* _Instructions to follow_
Copying nothing before it, reproduce the line that holds "Nutrition assessment for a 70-year-old" and every line after it in the data, exactly.

====== Source information ======

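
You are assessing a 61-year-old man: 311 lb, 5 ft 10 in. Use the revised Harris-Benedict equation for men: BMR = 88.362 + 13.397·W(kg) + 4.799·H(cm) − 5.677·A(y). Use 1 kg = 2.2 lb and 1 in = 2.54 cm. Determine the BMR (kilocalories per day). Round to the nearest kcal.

Convert to metric: weight = 311 ÷ 2.2 = 141.3636 kg; height = (5×12 + 10) × 2.54 = 70 × 2.54 = 177.8 cm.
Harris-Benedict: BMR = 88.362 + 13.397(141.3636) + 4.799(177.8) − 5.677(61) = 2489.1758 kcal/day.

2489 kilocalories per day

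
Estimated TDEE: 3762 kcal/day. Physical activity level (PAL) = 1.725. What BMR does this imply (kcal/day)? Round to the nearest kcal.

BMR = TEE ÷ activity factor = 3762 ÷ 1.725 = 2180.8696 kcal/day.

2181 kcal/day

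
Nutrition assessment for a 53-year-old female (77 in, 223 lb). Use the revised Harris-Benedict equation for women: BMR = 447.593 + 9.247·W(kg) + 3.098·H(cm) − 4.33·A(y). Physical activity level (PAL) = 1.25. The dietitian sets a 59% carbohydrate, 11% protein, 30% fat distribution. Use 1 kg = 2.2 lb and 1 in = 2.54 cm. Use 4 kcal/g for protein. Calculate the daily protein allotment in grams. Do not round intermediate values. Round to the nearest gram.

Convert to metric: weight = 223 ÷ 2.2 = 101.3636 kg; height = 77 × 2.54 = 195.58 cm.
Harris-Benedict: BMR = 447.593 + 9.247(101.3636) + 3.098(195.58) − 4.33(53) = 1761.3194 kcal/day.
TEE = 1761.3194 × 1.25 = 2201.6492 kcal/day.
Protein energy = 11% × 2201.6492 = 242.1814 kcal.
Protein = 242.1814 ÷ 4 kcal/g = 60.5454 g.

61 g/day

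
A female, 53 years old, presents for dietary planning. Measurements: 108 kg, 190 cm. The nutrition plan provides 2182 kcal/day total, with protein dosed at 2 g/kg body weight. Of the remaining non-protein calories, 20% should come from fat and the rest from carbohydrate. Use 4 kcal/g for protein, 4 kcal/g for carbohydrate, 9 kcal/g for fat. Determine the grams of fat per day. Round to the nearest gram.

Protein = 2 × 108 = 216 g → 216 × 4 = 864 kcal.
Non-protein calories = 2182 − 864 = 1318 kcal.
Fat: 20% × 1318 = 263.6 kcal; carbohydrate: 1054.4 kcal.
Fat: 263.6 kcal ÷ 9 kcal/g = 29.2889 g.

29 g/day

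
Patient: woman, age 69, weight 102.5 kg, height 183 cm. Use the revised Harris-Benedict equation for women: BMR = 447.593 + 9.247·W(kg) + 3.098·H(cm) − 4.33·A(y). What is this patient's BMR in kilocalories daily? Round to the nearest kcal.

1664 kilocalories daily

Harris-Benedict: BMR = 447.593 + 9.247(102.5) + 3.098(183) − 4.33(69) = 1663.5745 kcal/day.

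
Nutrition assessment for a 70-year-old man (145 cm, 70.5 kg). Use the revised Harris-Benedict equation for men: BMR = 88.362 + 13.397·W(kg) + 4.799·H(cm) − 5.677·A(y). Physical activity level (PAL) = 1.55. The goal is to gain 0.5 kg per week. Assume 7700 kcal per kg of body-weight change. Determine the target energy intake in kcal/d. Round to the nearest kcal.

Harris-Benedict: BMR = 88.362 + 13.397(70.5) + 4.799(145) − 5.677(70) = 1331.3155 kcal/day.
TEE = 1331.3155 × 1.55 = 2063.539 kcal/day.
Required daily surplus = 0.5 × 7700 ÷ 7 = 550 kcal/day.
Target intake = 2063.539 + 550 = 2613.539 kcal/day.

2614 kcal/d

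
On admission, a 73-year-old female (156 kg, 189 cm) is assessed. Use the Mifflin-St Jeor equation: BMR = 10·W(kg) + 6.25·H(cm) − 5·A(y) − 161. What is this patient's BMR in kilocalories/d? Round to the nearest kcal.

2215 kilocalories/d

Mifflin-St Jeor (female): BMR = 10(156) + 6.25(189) − 5(73) − 161 = 1560 + 1181.25 − 365 − 161 = 2215.25 kcal/day.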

======

* _Response area_
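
Nutrition assessment for a 70-year-old man (145 cm, 70.5 kg). Use the revised Harris-Benedict equation for men: BMR = 88.362 + 13.397·W(kg) + 4.799·H(cm) − 5.677·A(y). Physical activity level (PAL) = 1.55. The goal is to gain 0.5 kg per week. Assume 7700 kcal per kg of body-weight change. Determine the target energy intake in kcal/d. Round to the nearest kcal.

Harris-Benedict: BMR = 88.362 + 13.397(70.5) + 4.799(145) − 5.677(70) = 1331.3155 kcal/day.
TEE = 1331.3155 × 1.55 = 2063.539 kcal/day.
Required daily surplus = 0.5 × 7700 ÷ 7 = 550 kcal/day.
Target intake = 2063.539 + 550 = 2613.539 kcal/day.

2614 kcal/d

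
On admission, a 73-year-old female (156 kg, 189 cm) is assessed. Use the Mifflin-St Jeor equation: BMR = 10·W(kg) + 6.25·H(cm) − 5·A(y) − 161. What is this patient's BMR in kilocalories/d? Round to the nearest kcal.

2215 kilocalories/d

Mifflin-St Jeor (female): BMR = 10(156) + 6.25(189) − 5(73) − 161 = 1560 + 1181.25 − 365 − 161 = 2215.25 kcal/day.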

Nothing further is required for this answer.